> _Work task_: Please print only the top portion of the entries below, ending with the line that contains "-3*c^2 + 3*d/dc v(c) = -2*c^3 - c", exactly as written.

*** Opening of Dataset entries ***

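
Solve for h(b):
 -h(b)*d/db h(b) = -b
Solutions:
 h(b) = -sqrt(C1 + b^2)
 h(b) = sqrt(C1 + b^2)


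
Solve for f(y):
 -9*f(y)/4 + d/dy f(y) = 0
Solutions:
 f(y) = C1*exp(9*y/4)


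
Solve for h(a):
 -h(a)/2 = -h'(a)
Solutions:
 h(a) = C1*exp(a/2)


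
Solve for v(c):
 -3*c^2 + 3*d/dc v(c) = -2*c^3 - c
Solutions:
 v(c) = C1 - c^4/6 + c^3/3 - c^2/6


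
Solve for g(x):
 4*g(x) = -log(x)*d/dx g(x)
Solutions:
 g(x) = C1*exp(-4*li(x))


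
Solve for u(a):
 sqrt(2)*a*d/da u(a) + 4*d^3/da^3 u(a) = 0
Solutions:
 u(a) = C1 + Integral(C2*airyai(-sqrt(2)*a/2) + C3*airybi(-sqrt(2)*a/2), a)


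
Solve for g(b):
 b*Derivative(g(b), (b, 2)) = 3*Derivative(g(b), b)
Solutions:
 g(b) = C1 + C2*b^4


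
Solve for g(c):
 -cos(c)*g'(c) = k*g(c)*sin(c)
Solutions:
 g(c) = C1*exp(k*log(cos(c)))


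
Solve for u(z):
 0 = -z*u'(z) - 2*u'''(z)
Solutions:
 u(z) = C1 + Integral(C2*airyai(-2^(2/3)*z/2) + C3*airybi(-2^(2/3)*z/2), z)


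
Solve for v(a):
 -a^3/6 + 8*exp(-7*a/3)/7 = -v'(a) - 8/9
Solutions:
 v(a) = C1 + a^4/24 - 8*a/9 + 24*exp(-7*a/3)/49


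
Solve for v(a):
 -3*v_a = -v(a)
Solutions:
 v(a) = C1*exp(a/3)


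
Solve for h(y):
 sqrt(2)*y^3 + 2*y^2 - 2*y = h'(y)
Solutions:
 h(y) = C1 + sqrt(2)*y^4/4 + 2*y^3/3 - y^2


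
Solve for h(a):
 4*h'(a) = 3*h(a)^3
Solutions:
 h(a) = -sqrt(2)*sqrt(-1/(C1 + 3*a))
 h(a) = sqrt(2)*sqrt(-1/(C1 + 3*a))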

*** Close of Dataset entries ***

> _Task result_:
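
Solve for h(b):
 -h(b)*d/db h(b) = -b
Solutions:
 h(b) = -sqrt(C1 + b^2)
 h(b) = sqrt(C1 + b^2)


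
Solve for f(y):
 -9*f(y)/4 + d/dy f(y) = 0
Solutions:
 f(y) = C1*exp(9*y/4)


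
Solve for h(a):
 -h(a)/2 = -h'(a)
Solutions:
 h(a) = C1*exp(a/2)


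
Solve for v(c):
 -3*c^2 + 3*d/dc v(c) = -2*c^3 - c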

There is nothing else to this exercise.